- Assignment: Every entry needs to be duplicated exactly.

- Data provided:
'''

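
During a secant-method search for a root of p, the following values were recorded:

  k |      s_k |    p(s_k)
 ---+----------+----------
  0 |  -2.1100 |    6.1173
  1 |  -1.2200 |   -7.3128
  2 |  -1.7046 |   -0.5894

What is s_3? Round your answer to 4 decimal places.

s_3 = -1.7046 − (-0.5894)·(-1.7046 − (-1.2200)) / (-0.5894 − (-7.3128))
   = -1.7046 − (0.285623)/(6.723400) = -1.747082

-1.7471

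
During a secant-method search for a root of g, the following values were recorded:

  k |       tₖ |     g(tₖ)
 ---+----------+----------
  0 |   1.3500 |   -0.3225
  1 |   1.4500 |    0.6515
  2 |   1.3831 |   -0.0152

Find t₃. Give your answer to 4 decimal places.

t₃ = 1.3831 − (-0.0152)·(1.3831 − 1.4500) / (-0.0152 − 0.6515)
   = 1.3831 − (0.001017)/(-0.666700) = 1.384625

1.3846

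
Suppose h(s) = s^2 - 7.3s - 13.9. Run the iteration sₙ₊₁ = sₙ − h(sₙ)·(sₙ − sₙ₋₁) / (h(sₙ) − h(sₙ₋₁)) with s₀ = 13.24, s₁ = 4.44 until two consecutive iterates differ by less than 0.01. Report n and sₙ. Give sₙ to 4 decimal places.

n = 7, sₙ = 8.8675

h(13.24) = 64.745600, h(4.44) = -26.598400
s₂ = 4.440000 − (-26.598400)·(-8.800000)/(-91.344000) = 7.002466;  |Δ| = 2.562466
h(7.002466) = -15.983470
s₃ = 7.002466 − (-15.983470)·(2.562466)/(10.614930) = 10.860909;  |Δ| = 3.858443
h(10.860909) = 24.774712
s₄ = 10.860909 − 24.774712·(3.858443)/(40.758182) = 8.515569;  |Δ| = 2.345340
h(8.515569) = -3.548740
s₅ = 8.515569 − (-3.548740)·(-2.345340)/(-28.323452) = 8.809424;  |Δ| = 0.293856
h(8.809424) = -0.602840
s₆ = 8.809424 − (-0.602840)·(0.293856)/(2.945900) = 8.869558;  |Δ| = 0.060134
h(8.869558) = 0.021287
s₇ = 8.869558 − 0.021287·(0.060134)/(0.624127) = 8.867507;  |Δ| = 0.002051
|s₇ − s₆| = 0.002051 < 0.01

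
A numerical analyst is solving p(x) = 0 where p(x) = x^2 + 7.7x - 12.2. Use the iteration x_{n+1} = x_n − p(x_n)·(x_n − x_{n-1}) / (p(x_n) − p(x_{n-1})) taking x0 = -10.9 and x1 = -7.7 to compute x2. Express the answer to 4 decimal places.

p(-10.9) = 22.680000, p(-7.7) = -12.200000
x2 = -7.700000 − (-12.200000)·(-7.700000 − (-10.900000)) / (-12.200000 − 22.680000) = -7.700000 − (-39.040000)/(-34.880000) = -8.819266

-8.8193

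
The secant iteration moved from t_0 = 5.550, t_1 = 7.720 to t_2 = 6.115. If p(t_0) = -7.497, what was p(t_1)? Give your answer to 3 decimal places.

21.297

The secant line through (5.550, -7.497) and (7.720, p(t_1)) crosses zero at t_2 = 6.115.
So (5.550, -7.497), (7.720, p(t_1)), (6.115, 0) are collinear:
p(t_1) = -7.497 · (7.720 − 6.115) / (5.550 − 6.115) = -7.497 · (1.60500)/(-0.56500) = 21.29679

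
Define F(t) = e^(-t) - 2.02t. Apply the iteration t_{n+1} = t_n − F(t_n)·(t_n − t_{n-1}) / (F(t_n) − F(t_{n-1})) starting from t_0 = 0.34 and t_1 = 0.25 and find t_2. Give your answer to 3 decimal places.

0.349

F(0.34) = 0.02497, F(0.25) = 0.27380
t_2 = 0.25000 − 0.27380·(0.25000 − 0.34000) / (0.27380 − 0.02497) = 0.25000 − (-0.02464)/(0.24883) = 0.34903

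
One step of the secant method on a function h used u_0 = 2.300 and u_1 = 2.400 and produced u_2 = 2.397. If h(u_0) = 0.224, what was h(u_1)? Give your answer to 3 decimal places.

-0.007

The secant line through (2.300, 0.224) and (2.400, h(u_1)) crosses zero at u_2 = 2.397.
So (2.300, 0.224), (2.400, h(u_1)), (2.397, 0) are collinear:
h(u_1) = 0.224 · (2.400 − 2.397) / (2.300 − 2.397) = 0.224 · (0.00300)/(-0.09700) = -0.00693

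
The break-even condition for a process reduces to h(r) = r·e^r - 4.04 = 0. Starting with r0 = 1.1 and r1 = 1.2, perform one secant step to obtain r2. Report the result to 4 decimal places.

h(1.1) = -0.735417, h(1.2) = -0.055860
r2 = 1.200000 − (-0.055860)·(1.200000 − 1.100000) / (-0.055860 − (-0.735417)) = 1.200000 − (-0.005586)/(0.679558) = 1.208220

1.2082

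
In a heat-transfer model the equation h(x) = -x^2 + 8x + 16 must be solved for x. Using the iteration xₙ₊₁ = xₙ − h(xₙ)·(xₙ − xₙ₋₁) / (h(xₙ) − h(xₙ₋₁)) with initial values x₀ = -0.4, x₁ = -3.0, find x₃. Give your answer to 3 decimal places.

-1.641

h(-0.4) = 12.64000, h(-3.0) = -17.00000
x₂ = -3.00000 − (-17.00000)·(-3.00000 − (-0.40000)) / (-17.00000 − 12.64000) = -3.00000 − (44.20000)/(-29.64000) = -1.50877
h(-1.50877) = 1.65343
x₃ = -1.50877 − 1.65343·(-1.50877 − (-3.00000)) / (1.65343 − (-17.00000)) = -1.50877 − (2.46564)/(18.65343) = -1.64095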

'''

- Solution to this problem:
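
During a secant-method search for a root of p, the following values were recorded:

  k |      s_k |    p(s_k)
 ---+----------+----------
  0 |  -2.1100 |    6.1173
  1 |  -1.2200 |   -7.3128
  2 |  -1.7046 |   -0.5894

What is s_3? Round your answer to 4 decimal places.

s_3 = -1.7046 − (-0.5894)·(-1.7046 − (-1.2200)) / (-0.5894 − (-7.3128))
   = -1.7046 − (0.285623)/(6.723400) = -1.747082

-1.7471

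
During a secant-method search for a root of g, the following values were recorded:

  k |       tₖ |     g(tₖ)
 ---+----------+----------
  0 |   1.3500 |   -0.3225
  1 |   1.4500 |    0.6515
  2 |   1.3831 |   -0.0152

Find t₃. Give your answer to 4 decimal places.

t₃ = 1.3831 − (-0.0152)·(1.3831 − 1.4500) / (-0.0152 − 0.6515)
   = 1.3831 − (0.001017)/(-0.666700) = 1.384625

1.3846

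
Suppose h(s) = s^2 - 7.3s - 13.9. Run the iteration sₙ₊₁ = sₙ − h(sₙ)·(sₙ − sₙ₋₁) / (h(sₙ) − h(sₙ₋₁)) with s₀ = 13.24, s₁ = 4.44 until two consecutive iterates differ by less than 0.01. Report n and sₙ. Give sₙ to 4 decimal places.

n = 7, sₙ = 8.8675

h(13.24) = 64.745600, h(4.44) = -26.598400
s₂ = 4.440000 − (-26.598400)·(-8.800000)/(-91.344000) = 7.002466;  |Δ| = 2.562466
h(7.002466) = -15.983470
s₃ = 7.002466 − (-15.983470)·(2.562466)/(10.614930) = 10.860909;  |Δ| = 3.858443
h(10.860909) = 24.774712
s₄ = 10.860909 − 24.774712·(3.858443)/(40.758182) = 8.515569;  |Δ| = 2.345340
h(8.515569) = -3.548740
s₅ = 8.515569 − (-3.548740)·(-2.345340)/(-28.323452) = 8.809424;  |Δ| = 0.293856
h(8.809424) = -0.602840
s₆ = 8.809424 − (-0.602840)·(0.293856)/(2.945900) = 8.869558;  |Δ| = 0.060134
h(8.869558) = 0.021287
s₇ = 8.869558 − 0.021287·(0.060134)/(0.624127) = 8.867507;  |Δ| = 0.002051
|s₇ − s₆| = 0.002051 < 0.01

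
A numerical analyst is solving p(x) = 0 where p(x) = x^2 + 7.7x - 12.2. Use the iteration x_{n+1} = x_n − p(x_n)·(x_n − x_{n-1}) / (p(x_n) − p(x_{n-1})) taking x0 = -10.9 and x1 = -7.7 to compute x2. Express the answer to 4 decimal places.

p(-10.9) = 22.680000, p(-7.7) = -12.200000
x2 = -7.700000 − (-12.200000)·(-7.700000 − (-10.900000)) / (-12.200000 − 22.680000) = -7.700000 − (-39.040000)/(-34.880000) = -8.819266

-8.8193

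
The secant iteration moved from t_0 = 5.550, t_1 = 7.720 to t_2 = 6.115. If p(t_0) = -7.497, what was p(t_1)? Give your answer to 3 decimal places.

21.297

The secant line through (5.550, -7.497) and (7.720, p(t_1)) crosses zero at t_2 = 6.115.
So (5.550, -7.497), (7.720, p(t_1)), (6.115, 0) are collinear:
p(t_1) = -7.497 · (7.720 − 6.115) / (5.550 − 6.115) = -7.497 · (1.60500)/(-0.56500) = 21.29679

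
Define F(t) = e^(-t) - 2.02t. Apply the iteration t_{n+1} = t_n − F(t_n)·(t_n − t_{n-1}) / (F(t_n) − F(t_{n-1})) starting from t_0 = 0.34 and t_1 = 0.25 and find t_2. Give your answer to 3 decimal places.

0.349

F(0.34) = 0.02497, F(0.25) = 0.27380
t_2 = 0.25000 − 0.27380·(0.25000 − 0.34000) / (0.27380 − 0.02497) = 0.25000 − (-0.02464)/(0.24883) = 0.34903

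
One step of the secant method on a function h used u_0 = 2.300 and u_1 = 2.400 and produced u_2 = 2.397. If h(u_0) = 0.224, what was h(u_1)? Give your answer to 3 decimal places.

-0.007

The secant line through (2.300, 0.224) and (2.400, h(u_1)) crosses zero at u_2 = 2.397.
So (2.300, 0.224), (2.400, h(u_1)), (2.397, 0) are collinear:
h(u_1) = 0.224 · (2.400 − 2.397) / (2.300 − 2.397) = 0.224 · (0.00300)/(-0.09700) = -0.00693

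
The break-even condition for a process reduces to h(r) = r·e^r - 4.04 = 0. Starting with r0 = 1.1 and r1 = 1.2, perform one secant step to obtain r2. Report the result to 4 decimal places.

h(1.1) = -0.735417, h(1.2) = -0.055860
r2 = 1.200000 − (-0.055860)·(1.200000 − 1.100000) / (-0.055860 − (-0.735417)) = 1.200000 − (-0.005586)/(0.679558) = 1.208220

1.2082

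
In a heat-transfer model the equation h(x) = -x^2 + 8x + 16 must be solved for x. Using the iteration xₙ₊₁ = xₙ − h(xₙ)·(xₙ − xₙ₋₁) / (h(xₙ) − h(xₙ₋₁)) with initial values x₀ = -0.4, x₁ = -3.0, find x₃. Give your answer to 3 decimal places.

-1.641

h(-0.4) = 12.64000, h(-3.0) = -17.00000
x₂ = -3.00000 − (-17.00000)·(-3.00000 − (-0.40000)) / (-17.00000 − 12.64000) = -3.00000 − (44.20000)/(-29.64000) = -1.50877
h(-1.50877) = 1.65343
x₃ = -1.50877 − 1.65343·(-1.50877 − (-3.00000)) / (1.65343 − (-17.00000)) = -1.50877 − (2.46564)/(18.65343) = -1.64095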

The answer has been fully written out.